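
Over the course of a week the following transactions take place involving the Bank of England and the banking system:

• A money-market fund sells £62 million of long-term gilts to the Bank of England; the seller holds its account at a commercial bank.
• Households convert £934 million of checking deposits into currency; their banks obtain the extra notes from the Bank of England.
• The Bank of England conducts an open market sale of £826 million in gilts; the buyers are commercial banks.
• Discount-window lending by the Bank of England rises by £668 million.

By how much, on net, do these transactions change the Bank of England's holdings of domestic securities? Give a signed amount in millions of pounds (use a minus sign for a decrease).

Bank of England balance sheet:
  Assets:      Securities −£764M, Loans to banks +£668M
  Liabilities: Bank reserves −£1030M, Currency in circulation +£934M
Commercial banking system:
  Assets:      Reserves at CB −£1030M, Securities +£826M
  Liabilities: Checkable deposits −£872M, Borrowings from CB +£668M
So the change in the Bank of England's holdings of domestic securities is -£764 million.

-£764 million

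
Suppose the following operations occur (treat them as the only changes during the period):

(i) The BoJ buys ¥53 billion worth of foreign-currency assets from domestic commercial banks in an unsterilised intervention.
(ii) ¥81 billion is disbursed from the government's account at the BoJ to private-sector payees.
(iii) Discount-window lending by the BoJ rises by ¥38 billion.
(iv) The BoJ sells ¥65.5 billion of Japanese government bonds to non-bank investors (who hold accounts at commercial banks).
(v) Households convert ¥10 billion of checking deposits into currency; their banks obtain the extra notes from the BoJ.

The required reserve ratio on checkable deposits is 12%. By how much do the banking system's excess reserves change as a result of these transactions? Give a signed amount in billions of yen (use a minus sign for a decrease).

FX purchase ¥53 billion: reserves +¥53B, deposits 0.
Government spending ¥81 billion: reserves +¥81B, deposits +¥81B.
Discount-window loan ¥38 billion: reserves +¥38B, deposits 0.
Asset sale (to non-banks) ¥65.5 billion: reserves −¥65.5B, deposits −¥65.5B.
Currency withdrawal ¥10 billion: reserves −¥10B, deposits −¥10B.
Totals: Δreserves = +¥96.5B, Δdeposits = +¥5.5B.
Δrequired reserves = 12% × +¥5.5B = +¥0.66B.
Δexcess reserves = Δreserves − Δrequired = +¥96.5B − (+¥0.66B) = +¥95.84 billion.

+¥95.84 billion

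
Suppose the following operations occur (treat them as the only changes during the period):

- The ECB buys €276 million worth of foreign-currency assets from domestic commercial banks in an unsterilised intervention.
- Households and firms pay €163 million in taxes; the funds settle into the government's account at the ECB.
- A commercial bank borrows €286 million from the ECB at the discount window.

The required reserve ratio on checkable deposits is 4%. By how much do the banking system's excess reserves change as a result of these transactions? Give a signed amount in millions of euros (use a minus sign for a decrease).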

## REQUIREMENT
Using the records above, report the count of lines holding "lending" and nothing else.

## ANSWER
2